_Task description_: The line containing "6. B CAS -> counter=6" marks the end: restate word for word every line from the first line of the entries below through that one.

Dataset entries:

-----

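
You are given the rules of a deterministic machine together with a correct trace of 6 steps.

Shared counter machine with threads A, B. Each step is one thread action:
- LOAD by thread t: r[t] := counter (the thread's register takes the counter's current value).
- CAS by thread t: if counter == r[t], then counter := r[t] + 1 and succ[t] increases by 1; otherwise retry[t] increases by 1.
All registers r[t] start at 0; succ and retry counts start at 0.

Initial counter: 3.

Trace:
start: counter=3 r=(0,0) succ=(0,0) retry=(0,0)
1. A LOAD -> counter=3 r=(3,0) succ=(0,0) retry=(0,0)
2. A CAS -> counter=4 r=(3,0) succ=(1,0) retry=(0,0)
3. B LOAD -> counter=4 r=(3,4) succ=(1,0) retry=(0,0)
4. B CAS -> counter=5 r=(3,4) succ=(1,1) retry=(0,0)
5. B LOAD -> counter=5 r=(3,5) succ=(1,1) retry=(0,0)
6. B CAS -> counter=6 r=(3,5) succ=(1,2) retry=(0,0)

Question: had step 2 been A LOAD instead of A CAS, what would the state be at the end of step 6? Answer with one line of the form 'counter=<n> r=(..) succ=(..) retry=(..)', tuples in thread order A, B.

(re-executing from step 2 with the substitution; state before step 2: counter=3 r=(3,0) succ=(0,0) retry=(0,0))
2. A LOAD -> counter=3 r=(3,0) succ=(0,0) retry=(0,0)
3. B LOAD -> counter=3 r=(3,3) succ=(0,0) retry=(0,0)
4. B CAS -> counter=4 r=(3,3) succ=(0,1) retry=(0,0)
5. B LOAD -> counter=4 r=(3,4) succ=(0,1) retry=(0,0)
6. B CAS -> counter=5 r=(3,4) succ=(0,2) retry=(0,0)

counter=5 r=(3,4) succ=(0,2) retry=(0,0)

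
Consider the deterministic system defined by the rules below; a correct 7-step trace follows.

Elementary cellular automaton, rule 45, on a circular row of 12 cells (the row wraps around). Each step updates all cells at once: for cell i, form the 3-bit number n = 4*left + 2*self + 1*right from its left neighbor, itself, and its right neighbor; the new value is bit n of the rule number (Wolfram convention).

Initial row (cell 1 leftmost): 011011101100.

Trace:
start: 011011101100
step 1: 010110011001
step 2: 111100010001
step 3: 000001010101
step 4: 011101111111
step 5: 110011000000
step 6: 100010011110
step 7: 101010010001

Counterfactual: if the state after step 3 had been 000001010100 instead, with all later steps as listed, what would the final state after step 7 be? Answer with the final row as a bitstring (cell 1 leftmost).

010110010110

state after step 3 := 000001010100
step 4: 111101111101
step 5: 000011000011
step 6: 011010011010
step 7: 010110010110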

-----

_Answer to this task_:
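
You are given the rules of a deterministic machine together with a correct trace of 6 steps.

Shared counter machine with threads A, B. Each step is one thread action:
- LOAD by thread t: r[t] := counter (the thread's register takes the counter's current value).
- CAS by thread t: if counter == r[t], then counter := r[t] + 1 and succ[t] increases by 1; otherwise retry[t] increases by 1.
All registers r[t] start at 0; succ and retry counts start at 0.

Initial counter: 3.

Trace:
start: counter=3 r=(0,0) succ=(0,0) retry=(0,0)
1. A LOAD -> counter=3 r=(3,0) succ=(0,0) retry=(0,0)
2. A CAS -> counter=4 r=(3,0) succ=(1,0) retry=(0,0)
3. B LOAD -> counter=4 r=(3,4) succ=(1,0) retry=(0,0)
4. B CAS -> counter=5 r=(3,4) succ=(1,1) retry=(0,0)
5. B LOAD -> counter=5 r=(3,5) succ=(1,1) retry=(0,0)
6. B CAS -> counter=6 r=(3,5) succ=(1,2) retry=(0,0)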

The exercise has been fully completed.